### Work to be completed
Copy out the entries that follow, exactly as written.

### Supplied records
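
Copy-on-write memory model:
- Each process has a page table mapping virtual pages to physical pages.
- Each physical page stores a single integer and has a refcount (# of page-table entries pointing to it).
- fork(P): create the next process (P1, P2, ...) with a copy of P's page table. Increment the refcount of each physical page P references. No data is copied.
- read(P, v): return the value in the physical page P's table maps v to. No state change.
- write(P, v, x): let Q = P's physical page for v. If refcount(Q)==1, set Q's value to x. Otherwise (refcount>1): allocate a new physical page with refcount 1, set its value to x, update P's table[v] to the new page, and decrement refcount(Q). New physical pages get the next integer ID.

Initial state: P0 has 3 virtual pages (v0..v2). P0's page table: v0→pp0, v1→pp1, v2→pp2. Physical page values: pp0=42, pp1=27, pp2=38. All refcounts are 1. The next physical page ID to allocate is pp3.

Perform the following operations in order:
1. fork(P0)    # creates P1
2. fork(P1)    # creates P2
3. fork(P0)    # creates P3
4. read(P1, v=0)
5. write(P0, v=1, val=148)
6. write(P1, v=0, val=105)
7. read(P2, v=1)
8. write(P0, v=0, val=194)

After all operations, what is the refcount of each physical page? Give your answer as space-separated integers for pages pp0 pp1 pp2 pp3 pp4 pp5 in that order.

Op 1: fork(P0) -> P1. 3 ppages; refcounts: pp0:2 pp1:2 pp2:2
Op 2: fork(P1) -> P2. 3 ppages; refcounts: pp0:3 pp1:3 pp2:3
Op 3: fork(P0) -> P3. 3 ppages; refcounts: pp0:4 pp1:4 pp2:4
Op 4: read(P1, v0) -> 42. No state change.
Op 5: write(P0, v1, 148). refcount(pp1)=4>1 -> COPY to pp3. 4 ppages; refcounts: pp0:4 pp1:3 pp2:4 pp3:1
Op 6: write(P1, v0, 105). refcount(pp0)=4>1 -> COPY to pp4. 5 ppages; refcounts: pp0:3 pp1:3 pp2:4 pp3:1 pp4:1
Op 7: read(P2, v1) -> 27. No state change.
Op 8: write(P0, v0, 194). refcount(pp0)=3>1 -> COPY to pp5. 6 ppages; refcounts: pp0:2 pp1:3 pp2:4 pp3:1 pp4:1 pp5:1

Answer: 2 3 4 1 1 1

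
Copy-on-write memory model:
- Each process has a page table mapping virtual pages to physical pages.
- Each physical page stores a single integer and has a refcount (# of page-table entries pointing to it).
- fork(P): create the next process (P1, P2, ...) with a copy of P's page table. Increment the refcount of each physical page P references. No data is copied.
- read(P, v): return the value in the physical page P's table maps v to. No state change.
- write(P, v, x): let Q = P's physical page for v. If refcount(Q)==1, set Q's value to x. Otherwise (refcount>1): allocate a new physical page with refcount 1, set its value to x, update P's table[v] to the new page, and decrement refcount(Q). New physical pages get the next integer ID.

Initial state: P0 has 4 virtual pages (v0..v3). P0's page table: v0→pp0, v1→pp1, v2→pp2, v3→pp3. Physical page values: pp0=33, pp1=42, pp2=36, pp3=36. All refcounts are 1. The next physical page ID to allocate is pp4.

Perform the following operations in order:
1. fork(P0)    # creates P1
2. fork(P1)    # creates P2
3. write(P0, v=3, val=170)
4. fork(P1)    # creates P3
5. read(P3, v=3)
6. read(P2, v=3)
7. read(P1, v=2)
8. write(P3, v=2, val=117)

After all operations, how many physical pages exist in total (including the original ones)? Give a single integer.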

### Solved exercise
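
Copy-on-write memory model:
- Each process has a page table mapping virtual pages to physical pages.
- Each physical page stores a single integer and has a refcount (# of page-table entries pointing to it).
- fork(P): create the next process (P1, P2, ...) with a copy of P's page table. Increment the refcount of each physical page P references. No data is copied.
- read(P, v): return the value in the physical page P's table maps v to. No state change.
- write(P, v, x): let Q = P's physical page for v. If refcount(Q)==1, set Q's value to x. Otherwise (refcount>1): allocate a new physical page with refcount 1, set its value to x, update P's table[v] to the new page, and decrement refcount(Q). New physical pages get the next integer ID.

Initial state: P0 has 3 virtual pages (v0..v2). P0's page table: v0→pp0, v1→pp1, v2→pp2. Physical page values: pp0=42, pp1=27, pp2=38. All refcounts are 1. The next physical page ID to allocate is pp3.

Perform the following operations in order:
1. fork(P0)    # creates P1
2. fork(P1)    # creates P2
3. fork(P0)    # creates P3
4. read(P1, v=0)
5. write(P0, v=1, val=148)
6. write(P1, v=0, val=105)
7. read(P2, v=1)
8. write(P0, v=0, val=194)

After all operations, what is the refcount of each physical page? Give your answer as space-separated integers for pages pp0 pp1 pp2 pp3 pp4 pp5 in that order.

Op 1: fork(P0) -> P1. 3 ppages; refcounts: pp0:2 pp1:2 pp2:2
Op 2: fork(P1) -> P2. 3 ppages; refcounts: pp0:3 pp1:3 pp2:3
Op 3: fork(P0) -> P3. 3 ppages; refcounts: pp0:4 pp1:4 pp2:4
Op 4: read(P1, v0) -> 42. No state change.
Op 5: write(P0, v1, 148). refcount(pp1)=4>1 -> COPY to pp3. 4 ppages; refcounts: pp0:4 pp1:3 pp2:4 pp3:1
Op 6: write(P1, v0, 105). refcount(pp0)=4>1 -> COPY to pp4. 5 ppages; refcounts: pp0:3 pp1:3 pp2:4 pp3:1 pp4:1
Op 7: read(P2, v1) -> 27. No state change.
Op 8: write(P0, v0, 194). refcount(pp0)=3>1 -> COPY to pp5. 6 ppages; refcounts: pp0:2 pp1:3 pp2:4 pp3:1 pp4:1 pp5:1

Answer: 2 3 4 1 1 1

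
Copy-on-write memory model:
- Each process has a page table mapping virtual pages to physical pages.
- Each physical page stores a single integer and has a refcount (# of page-table entries pointing to it).
- fork(P): create the next process (P1, P2, ...) with a copy of P's page table. Increment the refcount of each physical page P references. No data is copied.
- read(P, v): return the value in the physical page P's table maps v to. No state change.
- write(P, v, x): let Q = P's physical page for v. If refcount(Q)==1, set Q's value to x. Otherwise (refcount>1): allocate a new physical page with refcount 1, set its value to x, update P's table[v] to the new page, and decrement refcount(Q). New physical pages get the next integer ID.

Initial state: P0 has 4 virtual pages (v0..v3). P0's page table: v0→pp0, v1→pp1, v2→pp2, v3→pp3. Physical page values: pp0=33, pp1=42, pp2=36, pp3=36. All refcounts are 1. The next physical page ID to allocate is pp4.

Perform the following operations in order:
1. fork(P0)    # creates P1
2. fork(P1)    # creates P2
3. write(P0, v=3, val=170)
4. fork(P1)    # creates P3
5. read(P3, v=3)
6. read(P2, v=3)
7. read(P1, v=2)
8. write(P3, v=2, val=117)

After all operations, how many physical pages exist in total (including the original ones)? Give a single integer.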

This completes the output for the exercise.